**What is required:**
Search the entries for the string "rainfall" and give the number of lines that hold it, nothing more.

====== Supplied material

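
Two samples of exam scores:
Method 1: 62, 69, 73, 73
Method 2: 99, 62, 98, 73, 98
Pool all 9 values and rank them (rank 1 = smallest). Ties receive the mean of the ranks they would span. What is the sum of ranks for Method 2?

30.5

Sorted (ascending): 62, 62, 69, 73, 73, 73, 98, 98, 99
The 2 values of 62 occupy positions 1–2 → average rank (1+2)/2 = 1.5.
The 3 values of 73 occupy positions 4–6 → average rank 5.
The 2 values of 98 occupy positions 7–8 → average rank (7+8)/2 = 7.5.
Method 2 values → pooled ranks: 99→9, 62→1.5, 98→7.5, 73→5, 98→7.5
Rank sum = 9 + 1.5 + 7.5 + 5 + 7.5 = 30.5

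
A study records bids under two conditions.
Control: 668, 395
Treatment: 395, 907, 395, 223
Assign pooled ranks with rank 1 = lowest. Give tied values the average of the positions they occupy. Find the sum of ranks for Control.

8

Sorted (ascending): 223, 395, 395, 395, 668, 907
The 3 values of 395 occupy positions 2–4 → average rank 3.
Control values → pooled ranks: 668→5, 395→3
Rank sum = 5 + 3 = 8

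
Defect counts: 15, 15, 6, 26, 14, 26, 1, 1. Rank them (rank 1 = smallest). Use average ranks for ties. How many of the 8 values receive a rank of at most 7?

6

Sorted (ascending): 1, 1, 6, 14, 15, 15, 26, 26
The 2 values of 1 occupy positions 1–2 → average rank (1+2)/2 = 1.5.
The 2 values of 15 occupy positions 5–6 → average rank (5+6)/2 = 5.5.
The 2 values of 26 occupy positions 7–8 → average rank (7+8)/2 = 7.5.
Ranks ≤ 7: {1.5, 1.5, 3, 4, 5.5, 5.5} → 6 values.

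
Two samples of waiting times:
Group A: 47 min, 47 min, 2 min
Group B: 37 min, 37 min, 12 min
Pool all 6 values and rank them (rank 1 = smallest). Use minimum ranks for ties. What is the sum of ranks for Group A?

Sorted (ascending): 2, 12, 37, 37, 47, 47
The 2 values of 37 occupy positions 3–4 → each gets rank 3.
The 2 values of 47 occupy positions 5–6 → each gets rank 5.
Group A values → pooled ranks: 47→5, 47→5, 2→1
Rank sum = 5 + 5 + 1 = 11

11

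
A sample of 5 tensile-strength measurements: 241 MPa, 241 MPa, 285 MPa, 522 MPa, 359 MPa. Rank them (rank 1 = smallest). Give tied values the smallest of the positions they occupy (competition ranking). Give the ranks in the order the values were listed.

1, 1, 3, 5, 4

Sorted (ascending): 241, 241, 285, 359, 522
The 2 values of 241 occupy positions 1–2 → each gets rank 1.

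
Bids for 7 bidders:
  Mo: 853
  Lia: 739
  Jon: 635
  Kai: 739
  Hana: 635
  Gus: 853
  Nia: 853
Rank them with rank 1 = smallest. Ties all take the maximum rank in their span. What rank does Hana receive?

Sorted (ascending): 635, 635, 739, 739, 853, 853, 853
The 2 values of 635 occupy positions 1–2 → each gets rank 2.
The 2 values of 739 occupy positions 3–4 → each gets rank 4.
The 3 values of 853 occupy positions 5–7 → each gets rank 7.
Hana has value 635 → rank 2.

2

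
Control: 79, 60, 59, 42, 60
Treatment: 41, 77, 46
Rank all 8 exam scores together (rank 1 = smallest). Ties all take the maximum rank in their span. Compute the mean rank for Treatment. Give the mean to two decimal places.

3.67

Sorted (ascending): 41, 42, 46, 59, 60, 60, 77, 79
The 2 values of 60 occupy positions 5–6 → each gets rank 6.
Treatment values → pooled ranks: 41→1, 77→7, 46→3
Mean rank = (1 + 7 + 3) / 3 = 3.67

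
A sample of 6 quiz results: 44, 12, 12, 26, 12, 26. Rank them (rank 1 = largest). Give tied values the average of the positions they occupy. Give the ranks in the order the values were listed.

1, 5, 5, 2.5, 5, 2.5

Sorted (descending): 44, 26, 26, 12, 12, 12
The 2 values of 26 occupy positions 2–3 → average rank (2+3)/2 = 2.5.
The 3 values of 12 occupy positions 4–6 → average rank 5.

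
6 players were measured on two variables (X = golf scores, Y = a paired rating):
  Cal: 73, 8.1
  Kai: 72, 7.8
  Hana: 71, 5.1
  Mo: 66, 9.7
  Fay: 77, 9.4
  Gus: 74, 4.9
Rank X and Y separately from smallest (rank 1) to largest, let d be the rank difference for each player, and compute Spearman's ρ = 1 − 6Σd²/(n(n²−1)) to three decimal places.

-0.200

Ranks of variable 1: 4, 3, 2, 1, 6, 5
Ranks of variable 2: 4, 3, 2, 6, 5, 1
d = r₁ − r₂: 0, 0, 0, -5, 1, 4
d²: 0, 0, 0, 25, 1, 16; Σd² = 42
ρ = 1 − 6·42/(6·35) = 1 − 252/210 = -0.200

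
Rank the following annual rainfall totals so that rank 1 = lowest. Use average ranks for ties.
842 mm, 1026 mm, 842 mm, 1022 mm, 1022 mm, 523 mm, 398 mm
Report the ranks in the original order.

Sorted (ascending): 398, 523, 842, 842, 1022, 1022, 1026
The 2 values of 842 occupy positions 3–4 → average rank (3+4)/2 = 3.5.
The 2 values of 1022 occupy positions 5–6 → average rank (5+6)/2 = 5.5.

3.5, 7, 3.5, 5.5, 5.5, 2, 1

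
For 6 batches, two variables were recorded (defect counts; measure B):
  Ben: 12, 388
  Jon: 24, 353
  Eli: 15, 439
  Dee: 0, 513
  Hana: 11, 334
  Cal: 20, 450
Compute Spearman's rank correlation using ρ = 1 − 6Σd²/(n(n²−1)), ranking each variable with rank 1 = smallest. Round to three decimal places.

Ranks of variable 1: 3, 6, 4, 1, 2, 5
Ranks of variable 2: 3, 2, 4, 6, 1, 5
d = r₁ − r₂: 0, 4, 0, -5, 1, 0
d²: 0, 16, 0, 25, 1, 0; Σd² = 42
ρ = 1 − 6·42/(6·35) = 1 − 252/210 = -0.200

-0.200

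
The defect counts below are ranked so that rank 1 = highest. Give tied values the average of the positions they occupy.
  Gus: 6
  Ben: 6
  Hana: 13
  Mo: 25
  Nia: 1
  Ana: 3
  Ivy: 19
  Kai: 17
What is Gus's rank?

5.5

Sorted (descending): 25, 19, 17, 13, 6, 6, 3, 1
The 2 values of 6 occupy positions 5–6 → average rank (5+6)/2 = 5.5.
Gus has value 6 → rank 5.5.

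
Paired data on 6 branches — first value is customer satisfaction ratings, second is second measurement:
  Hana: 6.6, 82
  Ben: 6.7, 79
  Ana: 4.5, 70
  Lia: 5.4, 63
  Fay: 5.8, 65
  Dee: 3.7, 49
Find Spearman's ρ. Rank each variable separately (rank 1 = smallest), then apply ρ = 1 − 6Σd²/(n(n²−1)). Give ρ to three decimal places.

0.771

Ranks of variable 1: 5, 6, 2, 3, 4, 1
Ranks of variable 2: 6, 5, 4, 2, 3, 1
d = r₁ − r₂: -1, 1, -2, 1, 1, 0
d²: 1, 1, 4, 1, 1, 0; Σd² = 8
ρ = 1 − 6·8/(6·35) = 1 − 48/210 = 0.771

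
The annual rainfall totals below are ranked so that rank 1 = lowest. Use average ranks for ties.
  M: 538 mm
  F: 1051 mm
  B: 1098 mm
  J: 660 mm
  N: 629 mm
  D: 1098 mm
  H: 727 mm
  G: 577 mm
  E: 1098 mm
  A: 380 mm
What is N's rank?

4

Sorted (ascending): 380, 538, 577, 629, 660, 727, 1051, 1098, 1098, 1098
The 3 values of 1098 occupy positions 8–10 → average rank 9.
N has value 629 mm → rank 4.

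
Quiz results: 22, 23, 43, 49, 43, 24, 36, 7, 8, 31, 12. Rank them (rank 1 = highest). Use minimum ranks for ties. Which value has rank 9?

12

Sorted (descending): 49, 43, 43, 36, 31, 24, 23, 22, 12, 8, 7
The 2 values of 43 occupy positions 2–3 → each gets rank 2.
Rank 9 → value 12.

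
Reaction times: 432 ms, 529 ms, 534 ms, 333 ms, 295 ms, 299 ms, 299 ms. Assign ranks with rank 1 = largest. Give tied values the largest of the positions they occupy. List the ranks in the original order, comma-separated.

Sorted (descending): 534, 529, 432, 333, 299, 299, 295
The 2 values of 299 occupy positions 5–6 → each gets rank 6.

3, 2, 1, 4, 7, 6, 6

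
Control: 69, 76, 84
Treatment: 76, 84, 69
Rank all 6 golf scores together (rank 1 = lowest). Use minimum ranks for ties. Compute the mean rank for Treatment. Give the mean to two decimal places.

Sorted (ascending): 69, 69, 76, 76, 84, 84
The 2 values of 69 occupy positions 1–2 → each gets rank 1.
The 2 values of 76 occupy positions 3–4 → each gets rank 3.
The 2 values of 84 occupy positions 5–6 → each gets rank 5.
Treatment values → pooled ranks: 76→3, 84→5, 69→1
Mean rank = (3 + 5 + 1) / 3 = 3.00

3.00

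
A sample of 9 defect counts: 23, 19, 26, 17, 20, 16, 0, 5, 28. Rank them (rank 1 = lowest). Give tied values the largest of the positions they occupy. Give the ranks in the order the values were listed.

Sorted (ascending): 0, 5, 16, 17, 19, 20, 23, 26, 28
No ties — each value takes its position as its rank.

7, 5, 8, 4, 6, 3, 1, 2, 9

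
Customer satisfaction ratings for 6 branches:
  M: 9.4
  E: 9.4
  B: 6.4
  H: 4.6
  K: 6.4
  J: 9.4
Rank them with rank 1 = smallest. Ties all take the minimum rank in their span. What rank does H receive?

Sorted (ascending): 4.6, 6.4, 6.4, 9.4, 9.4, 9.4
The 2 values of 6.4 occupy positions 2–3 → each gets rank 2.
The 3 values of 9.4 occupy positions 4–6 → each gets rank 4.
H has value 4.6 → rank 1.

1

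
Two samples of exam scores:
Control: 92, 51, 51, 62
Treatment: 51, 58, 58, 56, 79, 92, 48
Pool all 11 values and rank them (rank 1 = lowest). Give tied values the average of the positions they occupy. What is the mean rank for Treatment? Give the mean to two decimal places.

5.93

Sorted (ascending): 48, 51, 51, 51, 56, 58, 58, 62, 79, 92, 92
The 3 values of 51 occupy positions 2–4 → average rank 3.
The 2 values of 58 occupy positions 6–7 → average rank (6+7)/2 = 6.5.
The 2 values of 92 occupy positions 10–11 → average rank (10+11)/2 = 10.5.
Treatment values → pooled ranks: 51→3, 58→6.5, 58→6.5, 56→5, 79→9, 92→10.5, 48→1
Mean rank = (3 + 6.5 + 6.5 + 5 + 9 + 10.5 + 1) / 7 = 5.93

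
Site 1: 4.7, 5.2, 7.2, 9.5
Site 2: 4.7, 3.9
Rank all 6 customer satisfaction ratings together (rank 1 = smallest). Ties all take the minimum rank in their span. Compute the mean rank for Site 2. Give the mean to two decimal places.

1.50

Sorted (ascending): 3.9, 4.7, 4.7, 5.2, 7.2, 9.5
The 2 values of 4.7 occupy positions 2–3 → each gets rank 2.
Site 2 values → pooled ranks: 4.7→2, 3.9→1
Mean rank = (2 + 1) / 2 = 1.50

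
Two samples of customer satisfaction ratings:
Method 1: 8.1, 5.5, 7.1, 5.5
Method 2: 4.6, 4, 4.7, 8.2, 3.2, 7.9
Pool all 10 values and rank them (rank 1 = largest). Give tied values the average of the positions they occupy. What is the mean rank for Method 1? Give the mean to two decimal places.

Sorted (descending): 8.2, 8.1, 7.9, 7.1, 5.5, 5.5, 4.7, 4.6, 4, 3.2
The 2 values of 5.5 occupy positions 5–6 → average rank (5+6)/2 = 5.5.
Method 1 values → pooled ranks: 8.1→2, 5.5→5.5, 7.1→4, 5.5→5.5
Mean rank = (2 + 5.5 + 4 + 5.5) / 4 = 4.25

4.25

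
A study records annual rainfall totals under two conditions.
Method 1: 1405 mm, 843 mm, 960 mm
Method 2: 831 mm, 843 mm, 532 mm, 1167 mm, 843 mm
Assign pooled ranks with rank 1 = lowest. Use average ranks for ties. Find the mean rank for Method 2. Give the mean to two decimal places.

Sorted (ascending): 532, 831, 843, 843, 843, 960, 1167, 1405
The 3 values of 843 occupy positions 3–5 → average rank 4.
Method 2 values → pooled ranks: 831→2, 843→4, 532→1, 1167→7, 843→4
Mean rank = (2 + 4 + 1 + 7 + 4) / 5 = 3.60

3.60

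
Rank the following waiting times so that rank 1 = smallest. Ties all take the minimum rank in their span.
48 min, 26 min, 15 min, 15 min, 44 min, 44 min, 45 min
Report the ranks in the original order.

Sorted (ascending): 15, 15, 26, 44, 44, 45, 48
The 2 values of 15 occupy positions 1–2 → each gets rank 1.
The 2 values of 44 occupy positions 4–5 → each gets rank 4.

7, 3, 1, 1, 4, 4, 6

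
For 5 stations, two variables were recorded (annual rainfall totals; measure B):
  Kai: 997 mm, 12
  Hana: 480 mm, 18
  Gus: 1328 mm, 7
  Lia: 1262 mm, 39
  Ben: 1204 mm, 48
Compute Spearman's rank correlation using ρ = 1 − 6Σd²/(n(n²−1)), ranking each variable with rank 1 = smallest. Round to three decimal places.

-0.200

Ranks of variable 1: 2, 1, 5, 4, 3
Ranks of variable 2: 2, 3, 1, 4, 5
d = r₁ − r₂: 0, -2, 4, 0, -2
d²: 0, 4, 16, 0, 4; Σd² = 24
ρ = 1 − 6·24/(5·24) = 1 − 144/120 = -0.200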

============

**Solution for this problem:**
4